What to work on:
Retyping the data exactly is the task. Include every line.
....
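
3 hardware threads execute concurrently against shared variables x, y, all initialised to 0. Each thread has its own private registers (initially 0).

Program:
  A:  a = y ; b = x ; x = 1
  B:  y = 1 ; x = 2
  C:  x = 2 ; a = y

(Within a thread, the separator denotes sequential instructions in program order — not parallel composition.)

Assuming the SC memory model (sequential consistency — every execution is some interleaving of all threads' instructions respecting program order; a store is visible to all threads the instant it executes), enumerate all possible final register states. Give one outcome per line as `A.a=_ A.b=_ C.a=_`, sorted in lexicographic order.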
....
Answer area:
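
3 hardware threads execute concurrently against shared variables x, y, all initialised to 0. Each thread has its own private registers (initially 0).

Program:
  A:  a = y ; b = x ; x = 1
  B:  y = 1 ; x = 2
  C:  x = 2 ; a = y

(Within a thread, the separator denotes sequential instructions in program order — not parallel composition.)

Assuming the SC memory model (sequential consistency — every execution is some interleaving of all threads' instructions respecting program order; a store is visible to all threads the instant it executes), enumerate all possible final register states. Give one outcome per line as `A.a=_ A.b=_ C.a=_`, sorted in lexicographic order.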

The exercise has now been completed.